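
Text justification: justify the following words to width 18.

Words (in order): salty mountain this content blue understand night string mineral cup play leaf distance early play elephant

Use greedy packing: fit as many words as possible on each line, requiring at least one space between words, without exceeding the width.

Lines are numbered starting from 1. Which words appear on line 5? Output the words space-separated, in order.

Line 1: ['salty', 'mountain'] (min_width=14, slack=4)
Line 2: ['this', 'content', 'blue'] (min_width=17, slack=1)
Line 3: ['understand', 'night'] (min_width=16, slack=2)
Line 4: ['string', 'mineral', 'cup'] (min_width=18, slack=0)
Line 5: ['play', 'leaf', 'distance'] (min_width=18, slack=0)
Line 6: ['early', 'play'] (min_width=10, slack=8)
Line 7: ['elephant'] (min_width=8, slack=10)

Answer: play leaf distance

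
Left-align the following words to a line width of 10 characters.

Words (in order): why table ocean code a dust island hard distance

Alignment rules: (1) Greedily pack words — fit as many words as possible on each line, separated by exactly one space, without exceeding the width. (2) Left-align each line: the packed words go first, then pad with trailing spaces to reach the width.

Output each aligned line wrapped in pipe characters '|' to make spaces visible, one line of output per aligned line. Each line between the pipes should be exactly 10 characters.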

——————————

What the task requires:
You are asked to reproduce word for word the line containing "Words (in order): why" and every subsequent line through the end of the entries.

Expected output:
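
Words (in order): why table ocean code a dust island hard distance

Alignment rules: (1) Greedily pack words — fit as many words as possible on each line, separated by exactly one space, without exceeding the width. (2) Left-align each line: the packed words go first, then pad with trailing spaces to reach the width.

Output each aligned line wrapped in pipe characters '|' to make spaces visible, one line of output per aligned line. Each line between the pipes should be exactly 10 characters.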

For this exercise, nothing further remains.